======== MATERIAL SUPPLIED ========

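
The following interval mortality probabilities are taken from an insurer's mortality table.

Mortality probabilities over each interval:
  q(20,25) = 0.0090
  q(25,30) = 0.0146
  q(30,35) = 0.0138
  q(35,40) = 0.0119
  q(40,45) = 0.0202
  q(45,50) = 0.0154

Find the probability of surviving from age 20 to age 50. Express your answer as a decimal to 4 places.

0.9180

P(survive 20→50) = (1 − 0.0090) × (1 − 0.0146) × (1 − 0.0138) × (1 − 0.0119) × (1 − 0.0202) × (1 − 0.0154).
= 0.9910 × 0.9854 × 0.9862 × 0.9881 × 0.9798 × 0.9846 = 0.918014.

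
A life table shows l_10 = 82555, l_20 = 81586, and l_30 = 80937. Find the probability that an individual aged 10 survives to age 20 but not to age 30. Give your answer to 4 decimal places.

We want 10|10q10 = (l_20 − l_30)/l_10.
This is the probability of reaching 20 but not 30, conditional on being alive at 10: (l_20 − l_30) / l_10.
= (81586 − 80937) / 82555 = 649 / 82555 = 0.007861.

0.0079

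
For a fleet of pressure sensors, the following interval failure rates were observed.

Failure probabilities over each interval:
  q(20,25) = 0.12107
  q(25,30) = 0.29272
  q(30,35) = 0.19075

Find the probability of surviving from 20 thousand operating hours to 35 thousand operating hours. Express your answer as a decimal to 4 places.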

========

* [WORK INSTRUCTIONS]
Please give an exact copy of the entries above, from the line with "q(30,35) = 0.0138" down to the line with "q(30,35) = 0.19075", inclusive, and nothing else.

* [EXERCISE RESPONSE]
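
  q(30,35) = 0.0138
  q(35,40) = 0.0119
  q(40,45) = 0.0202
  q(45,50) = 0.0154

Find the probability of surviving from age 20 to age 50. Express your answer as a decimal to 4 places.

0.9180

P(survive 20→50) = (1 − 0.0090) × (1 − 0.0146) × (1 − 0.0138) × (1 − 0.0119) × (1 − 0.0202) × (1 − 0.0154).
= 0.9910 × 0.9854 × 0.9862 × 0.9881 × 0.9798 × 0.9846 = 0.918014.

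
A life table shows l_10 = 82555, l_20 = 81586, and l_30 = 80937. Find the probability that an individual aged 10 survives to age 20 but not to age 30. Give your answer to 4 decimal places.

We want 10|10q10 = (l_20 − l_30)/l_10.
This is the probability of reaching 20 but not 30, conditional on being alive at 10: (l_20 − l_30) / l_10.
= (81586 − 80937) / 82555 = 649 / 82555 = 0.007861.

0.0079

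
For a fleet of pressure sensors, the following interval failure rates were observed.

Failure probabilities over each interval:
  q(20,25) = 0.12107
  q(25,30) = 0.29272
  q(30,35) = 0.19075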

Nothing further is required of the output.